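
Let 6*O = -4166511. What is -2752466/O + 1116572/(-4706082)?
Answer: 12177962444830/3267990403317 ≈ 3.7264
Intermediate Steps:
O = -1388837/2 (O = (1/6)*(-4166511) = -1388837/2 ≈ -6.9442e+5)
-2752466/O + 1116572/(-4706082) = -2752466/(-1388837/2) + 1116572/(-4706082) = -2752466*(-2/1388837) + 1116572*(-1/4706082) = 5504932/1388837 - 558286/2353041 = 12177962444830/3267990403317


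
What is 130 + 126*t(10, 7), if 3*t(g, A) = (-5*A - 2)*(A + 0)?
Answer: -10748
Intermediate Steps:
t(g, A) = A*(-2 - 5*A)/3 (t(g, A) = ((-5*A - 2)*(A + 0))/3 = ((-2 - 5*A)*A)/3 = (A*(-2 - 5*A))/3 = A*(-2 - 5*A)/3)
130 + 126*t(10, 7) = 130 + 126*(-1/3*7*(2 + 5*7)) = 130 + 126*(-1/3*7*(2 + 35)) = 130 + 126*(-1/3*7*37) = 130 + 126*(-259/3) = 130 - 10878 = -10748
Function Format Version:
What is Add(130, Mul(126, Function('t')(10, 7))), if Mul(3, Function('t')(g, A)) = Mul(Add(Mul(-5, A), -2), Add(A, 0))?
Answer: -10748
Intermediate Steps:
Function('t')(g, A) = Mul(Rational(1, 3), A, Add(-2, Mul(-5, A))) (Function('t')(g, A) = Mul(Rational(1, 3), Mul(Add(Mul(-5, A), -2), Add(A, 0))) = Mul(Rational(1, 3), Mul(Add(-2, Mul(-5, A)), A)) = Mul(Rational(1, 3), Mul(A, Add(-2, Mul(-5, A)))) = Mul(Rational(1, 3), A, Add(-2, Mul(-5, A))))
Add(130, Mul(126, Function('t')(10, 7))) = Add(130, Mul(126, Mul(Rational(-1, 3), 7, Add(2, Mul(5, 7))))) = Add(130, Mul(126, Mul(Rational(-1, 3), 7, Add(2, 35)))) = Add(130, Mul(126, Mul(Rational(-1, 3), 7, 37))) = Add(130, Mul(126, Rational(-259, 3))) = Add(130, -10878) = -10748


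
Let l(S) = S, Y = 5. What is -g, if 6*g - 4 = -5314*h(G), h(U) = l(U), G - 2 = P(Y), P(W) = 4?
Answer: 15940/3 ≈ 5313.3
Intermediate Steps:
G = 6 (G = 2 + 4 = 6)
h(U) = U
g = -15940/3 (g = ⅔ + (-5314*6)/6 = ⅔ + (⅙)*(-31884) = ⅔ - 5314 = -15940/3 ≈ -5313.3)
-g = -1*(-15940/3) = 15940/3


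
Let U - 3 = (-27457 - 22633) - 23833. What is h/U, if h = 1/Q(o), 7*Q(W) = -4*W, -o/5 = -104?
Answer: 1/21964800 ≈ 4.5527e-8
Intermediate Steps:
o = 520 (o = -5*(-104) = 520)
U = -73920 (U = 3 + ((-27457 - 22633) - 23833) = 3 + (-50090 - 23833) = 3 - 73923 = -73920)
Q(W) = -4*W/7 (Q(W) = (-4*W)/7 = -4*W/7)
h = -7/2080 (h = 1/(-4/7*520) = 1/(-2080/7) = -7/2080 ≈ -0.0033654)
h/U = -7/2080/(-73920) = -7/2080*(-1/73920) = 1/21964800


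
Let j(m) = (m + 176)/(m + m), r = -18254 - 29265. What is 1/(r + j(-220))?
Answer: -10/475189 ≈ -2.1044e-5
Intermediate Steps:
r = -47519
j(m) = (176 + m)/(2*m) (j(m) = (176 + m)/((2*m)) = (176 + m)*(1/(2*m)) = (176 + m)/(2*m))
1/(r + j(-220)) = 1/(-47519 + (½)*(176 - 220)/(-220)) = 1/(-47519 + (½)*(-1/220)*(-44)) = 1/(-47519 + ⅒) = 1/(-475189/10) = -10/475189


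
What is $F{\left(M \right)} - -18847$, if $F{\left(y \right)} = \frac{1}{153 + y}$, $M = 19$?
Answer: $\frac{3241685}{172} \approx 18847.0$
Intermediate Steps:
$F{\left(M \right)} - -18847 = \frac{1}{153 + 19} - -18847 = \frac{1}{172} + 18847 = \frac{3241685}{172}$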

* _WHAT YOU HAVE TO DO_
Please quote the records above exactly, without skipping a line.

* _EXERCISE RESULT_
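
Let 6*O = -4166511. What is -2752466/O + 1116572/(-4706082)?
Answer: 12177962444830/3267990403317 ≈ 3.7264
Intermediate Steps:
O = -1388837/2 (O = (1/6)*(-4166511) = -1388837/2 ≈ -6.9442e+5)
-2752466/O + 1116572/(-4706082) = -2752466/(-1388837/2) + 1116572/(-4706082) = -2752466*(-2/1388837) + 1116572*(-1/4706082) = 5504932/1388837 - 558286/2353041 = 12177962444830/3267990403317


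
What is 130 + 126*t(10, 7), if 3*t(g, A) = (-5*A - 2)*(A + 0)?
Answer: -10748
Intermediate Steps:
t(g, A) = A*(-2 - 5*A)/3 (t(g, A) = ((-5*A - 2)*(A + 0))/3 = ((-2 - 5*A)*A)/3 = (A*(-2 - 5*A))/3 = A*(-2 - 5*A)/3)
130 + 126*t(10, 7) = 130 + 126*(-1/3*7*(2 + 5*7)) = 130 + 126*(-1/3*7*(2 + 35)) = 130 + 126*(-1/3*7*37) = 130 + 126*(-259/3) = 130 - 10878 = -10748
Function Format Version:
What is Add(130, Mul(126, Function('t')(10, 7))), if Mul(3, Function('t')(g, A)) = Mul(Add(Mul(-5, A), -2), Add(A, 0))?
Answer: -10748
Intermediate Steps:
Function('t')(g, A) = Mul(Rational(1, 3), A, Add(-2, Mul(-5, A))) (Function('t')(g, A) = Mul(Rational(1, 3), Mul(Add(Mul(-5, A), -2), Add(A, 0))) = Mul(Rational(1, 3), Mul(Add(-2, Mul(-5, A)), A)) = Mul(Rational(1, 3), Mul(A, Add(-2, Mul(-5, A)))) = Mul(Rational(1, 3), A, Add(-2, Mul(-5, A))))
Add(130, Mul(126, Function('t')(10, 7))) = Add(130, Mul(126, Mul(Rational(-1, 3), 7, Add(2, Mul(5, 7))))) = Add(130, Mul(126, Mul(Rational(-1, 3), 7, Add(2, 35)))) = Add(130, Mul(126, Mul(Rational(-1, 3), 7, 37))) = Add(130, Mul(126, Rational(-259, 3))) = Add(130, -10878) = -10748


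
Let l(S) = S, Y = 5. What is -g, if 6*g - 4 = -5314*h(G), h(U) = l(U), G - 2 = P(Y), P(W) = 4?
Answer: 15940/3 ≈ 5313.3
Intermediate Steps:
G = 6 (G = 2 + 4 = 6)
h(U) = U
g = -15940/3 (g = ⅔ + (-5314*6)/6 = ⅔ + (⅙)*(-31884) = ⅔ - 5314 = -15940/3 ≈ -5313.3)
-g = -1*(-15940/3) = 15940/3


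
Let U - 3 = (-27457 - 22633) - 23833. What is h/U, if h = 1/Q(o), 7*Q(W) = -4*W, -o/5 = -104?
Answer: 1/21964800 ≈ 4.5527e-8
Intermediate Steps:
o = 520 (o = -5*(-104) = 520)
U = -73920 (U = 3 + ((-27457 - 22633) - 23833) = 3 + (-50090 - 23833) = 3 - 73923 = -73920)
Q(W) = -4*W/7 (Q(W) = (-4*W)/7 = -4*W/7)
h = -7/2080 (h = 1/(-4/7*520) = 1/(-2080/7) = -7/2080 ≈ -0.0033654)
h/U = -7/2080/(-73920) = -7/2080*(-1/73920) = 1/21964800


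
Let j(m) = (m + 176)/(m + m), r = -18254 - 29265. What is 1/(r + j(-220))?
Answer: -10/475189 ≈ -2.1044e-5
Intermediate Steps:
r = -47519
j(m) = (176 + m)/(2*m) (j(m) = (176 + m)/((2*m)) = (176 + m)*(1/(2*m)) = (176 + m)/(2*m))
1/(r + j(-220)) = 1/(-47519 + (½)*(176 - 220)/(-220)) = 1/(-47519 + (½)*(-1/220)*(-44)) = 1/(-47519 + ⅒) = 1/(-475189/10) = -10/475189


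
What is $F{\left(M \right)} - -18847$, if $F{\left(y \right)} = \frac{1}{153 + y}$, $M = 19$?
Answer: $\frac{3241685}{172} \approx 18847.0$
Intermediate Steps:
$F{\left(M \right)} - -18847 = \frac{1}{153 + 19} - -18847 = \frac{1}{172} + 18847 = \frac{3241685}{172}$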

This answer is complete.